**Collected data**
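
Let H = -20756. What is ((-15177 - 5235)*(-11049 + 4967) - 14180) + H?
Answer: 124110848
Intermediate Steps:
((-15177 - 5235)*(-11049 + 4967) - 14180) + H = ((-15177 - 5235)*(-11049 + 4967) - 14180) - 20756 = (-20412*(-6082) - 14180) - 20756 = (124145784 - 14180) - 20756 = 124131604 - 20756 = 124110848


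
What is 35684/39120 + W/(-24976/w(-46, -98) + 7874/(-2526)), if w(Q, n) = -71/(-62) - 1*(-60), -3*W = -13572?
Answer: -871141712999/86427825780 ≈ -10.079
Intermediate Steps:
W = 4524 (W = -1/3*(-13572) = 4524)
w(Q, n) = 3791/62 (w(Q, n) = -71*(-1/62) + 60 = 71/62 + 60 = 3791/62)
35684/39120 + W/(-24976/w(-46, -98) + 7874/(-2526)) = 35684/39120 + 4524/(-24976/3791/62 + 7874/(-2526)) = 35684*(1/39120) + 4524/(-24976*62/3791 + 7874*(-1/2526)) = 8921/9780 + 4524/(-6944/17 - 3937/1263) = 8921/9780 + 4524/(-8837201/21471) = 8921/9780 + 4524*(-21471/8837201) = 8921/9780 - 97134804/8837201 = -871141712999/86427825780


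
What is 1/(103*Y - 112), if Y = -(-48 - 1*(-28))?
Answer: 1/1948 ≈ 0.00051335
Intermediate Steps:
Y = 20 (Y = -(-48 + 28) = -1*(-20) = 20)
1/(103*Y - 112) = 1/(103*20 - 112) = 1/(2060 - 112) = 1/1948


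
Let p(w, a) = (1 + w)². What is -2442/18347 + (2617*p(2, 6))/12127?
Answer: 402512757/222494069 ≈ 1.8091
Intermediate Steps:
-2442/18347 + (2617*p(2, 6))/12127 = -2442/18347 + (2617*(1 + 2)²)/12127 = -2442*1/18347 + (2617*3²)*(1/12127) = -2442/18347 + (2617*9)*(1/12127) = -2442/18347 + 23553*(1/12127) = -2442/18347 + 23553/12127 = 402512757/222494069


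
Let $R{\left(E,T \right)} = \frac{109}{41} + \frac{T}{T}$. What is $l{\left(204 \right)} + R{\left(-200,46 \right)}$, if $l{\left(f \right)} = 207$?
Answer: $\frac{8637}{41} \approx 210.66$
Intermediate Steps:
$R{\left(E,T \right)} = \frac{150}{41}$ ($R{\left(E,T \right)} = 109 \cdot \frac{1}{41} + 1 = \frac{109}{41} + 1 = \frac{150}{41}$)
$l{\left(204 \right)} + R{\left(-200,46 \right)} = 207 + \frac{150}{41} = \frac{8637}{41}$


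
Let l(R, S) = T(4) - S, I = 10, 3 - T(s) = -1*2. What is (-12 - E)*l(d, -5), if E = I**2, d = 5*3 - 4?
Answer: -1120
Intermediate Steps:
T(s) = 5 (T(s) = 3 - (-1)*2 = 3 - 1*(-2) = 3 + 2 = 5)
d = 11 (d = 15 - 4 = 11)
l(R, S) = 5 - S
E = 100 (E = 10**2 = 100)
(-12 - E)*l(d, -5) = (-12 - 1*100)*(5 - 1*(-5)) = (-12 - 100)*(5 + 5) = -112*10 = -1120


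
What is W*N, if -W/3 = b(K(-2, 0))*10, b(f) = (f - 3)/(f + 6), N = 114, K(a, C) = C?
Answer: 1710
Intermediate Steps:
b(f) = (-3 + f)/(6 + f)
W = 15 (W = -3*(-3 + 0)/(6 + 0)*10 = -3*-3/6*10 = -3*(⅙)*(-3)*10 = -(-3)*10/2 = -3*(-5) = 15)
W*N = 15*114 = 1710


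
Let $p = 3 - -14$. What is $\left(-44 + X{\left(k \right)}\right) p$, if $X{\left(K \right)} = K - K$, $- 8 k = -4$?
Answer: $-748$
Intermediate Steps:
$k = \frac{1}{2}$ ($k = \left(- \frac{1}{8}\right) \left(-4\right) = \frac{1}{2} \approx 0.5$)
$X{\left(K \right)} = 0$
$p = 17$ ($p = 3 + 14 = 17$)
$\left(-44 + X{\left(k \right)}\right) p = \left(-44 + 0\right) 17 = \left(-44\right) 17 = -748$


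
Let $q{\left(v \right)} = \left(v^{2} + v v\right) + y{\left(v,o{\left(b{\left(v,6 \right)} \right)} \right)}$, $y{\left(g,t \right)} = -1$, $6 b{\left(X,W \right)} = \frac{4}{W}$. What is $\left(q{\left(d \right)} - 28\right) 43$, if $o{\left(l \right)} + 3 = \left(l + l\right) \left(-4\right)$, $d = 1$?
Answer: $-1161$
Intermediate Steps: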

**PROBLEM TO SOLVE**
All of the records above should be copied exactly.

**RESULT FOR THIS EXERCISE**
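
Let H = -20756. What is ((-15177 - 5235)*(-11049 + 4967) - 14180) + H?
Answer: 124110848
Intermediate Steps:
((-15177 - 5235)*(-11049 + 4967) - 14180) + H = ((-15177 - 5235)*(-11049 + 4967) - 14180) - 20756 = (-20412*(-6082) - 14180) - 20756 = (124145784 - 14180) - 20756 = 124131604 - 20756 = 124110848


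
What is 35684/39120 + W/(-24976/w(-46, -98) + 7874/(-2526)), if w(Q, n) = -71/(-62) - 1*(-60), -3*W = -13572?
Answer: -871141712999/86427825780 ≈ -10.079
Intermediate Steps:
W = 4524 (W = -1/3*(-13572) = 4524)
w(Q, n) = 3791/62 (w(Q, n) = -71*(-1/62) + 60 = 71/62 + 60 = 3791/62)
35684/39120 + W/(-24976/w(-46, -98) + 7874/(-2526)) = 35684/39120 + 4524/(-24976/3791/62 + 7874/(-2526)) = 35684*(1/39120) + 4524/(-24976*62/3791 + 7874*(-1/2526)) = 8921/9780 + 4524/(-6944/17 - 3937/1263) = 8921/9780 + 4524/(-8837201/21471) = 8921/9780 + 4524*(-21471/8837201) = 8921/9780 - 97134804/8837201 = -871141712999/86427825780


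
What is 1/(103*Y - 112), if Y = -(-48 - 1*(-28))?
Answer: 1/1948 ≈ 0.00051335
Intermediate Steps:
Y = 20 (Y = -(-48 + 28) = -1*(-20) = 20)
1/(103*Y - 112) = 1/(103*20 - 112) = 1/(2060 - 112) = 1/1948


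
Let p(w, a) = (1 + w)². What is -2442/18347 + (2617*p(2, 6))/12127?
Answer: 402512757/222494069 ≈ 1.8091
Intermediate Steps:
-2442/18347 + (2617*p(2, 6))/12127 = -2442/18347 + (2617*(1 + 2)²)/12127 = -2442*1/18347 + (2617*3²)*(1/12127) = -2442/18347 + (2617*9)*(1/12127) = -2442/18347 + 23553*(1/12127) = -2442/18347 + 23553/12127 = 402512757/222494069


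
Let $R{\left(E,T \right)} = \frac{109}{41} + \frac{T}{T}$. What is $l{\left(204 \right)} + R{\left(-200,46 \right)}$, if $l{\left(f \right)} = 207$?
Answer: $\frac{8637}{41} \approx 210.66$
Intermediate Steps:
$R{\left(E,T \right)} = \frac{150}{41}$ ($R{\left(E,T \right)} = 109 \cdot \frac{1}{41} + 1 = \frac{109}{41} + 1 = \frac{150}{41}$)
$l{\left(204 \right)} + R{\left(-200,46 \right)} = 207 + \frac{150}{41} = \frac{8637}{41}$


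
Let l(R, S) = T(4) - S, I = 10, 3 - T(s) = -1*2. What is (-12 - E)*l(d, -5), if E = I**2, d = 5*3 - 4?
Answer: -1120
Intermediate Steps:
T(s) = 5 (T(s) = 3 - (-1)*2 = 3 - 1*(-2) = 3 + 2 = 5)
d = 11 (d = 15 - 4 = 11)
l(R, S) = 5 - S
E = 100 (E = 10**2 = 100)
(-12 - E)*l(d, -5) = (-12 - 1*100)*(5 - 1*(-5)) = (-12 - 100)*(5 + 5) = -112*10 = -1120


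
What is W*N, if -W/3 = b(K(-2, 0))*10, b(f) = (f - 3)/(f + 6), N = 114, K(a, C) = C?
Answer: 1710
Intermediate Steps:
b(f) = (-3 + f)/(6 + f)
W = 15 (W = -3*(-3 + 0)/(6 + 0)*10 = -3*-3/6*10 = -3*(⅙)*(-3)*10 = -(-3)*10/2 = -3*(-5) = 15)
W*N = 15*114 = 1710


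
Let $p = 3 - -14$. What is $\left(-44 + X{\left(k \right)}\right) p$, if $X{\left(K \right)} = K - K$, $- 8 k = -4$?
Answer: $-748$
Intermediate Steps:
$k = \frac{1}{2}$ ($k = \left(- \frac{1}{8}\right) \left(-4\right) = \frac{1}{2} \approx 0.5$)
$X{\left(K \right)} = 0$
$p = 17$ ($p = 3 + 14 = 17$)
$\left(-44 + X{\left(k \right)}\right) p = \left(-44 + 0\right) 17 = \left(-44\right) 17 = -748$


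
Let $q{\left(v \right)} = \left(v^{2} + v v\right) + y{\left(v,o{\left(b{\left(v,6 \right)} \right)} \right)}$, $y{\left(g,t \right)} = -1$, $6 b{\left(X,W \right)} = \frac{4}{W}$. What is $\left(q{\left(d \right)} - 28\right) 43$, if $o{\left(l \right)} + 3 = \left(l + l\right) \left(-4\right)$, $d = 1$?
Answer: $-1161$
Intermediate Steps: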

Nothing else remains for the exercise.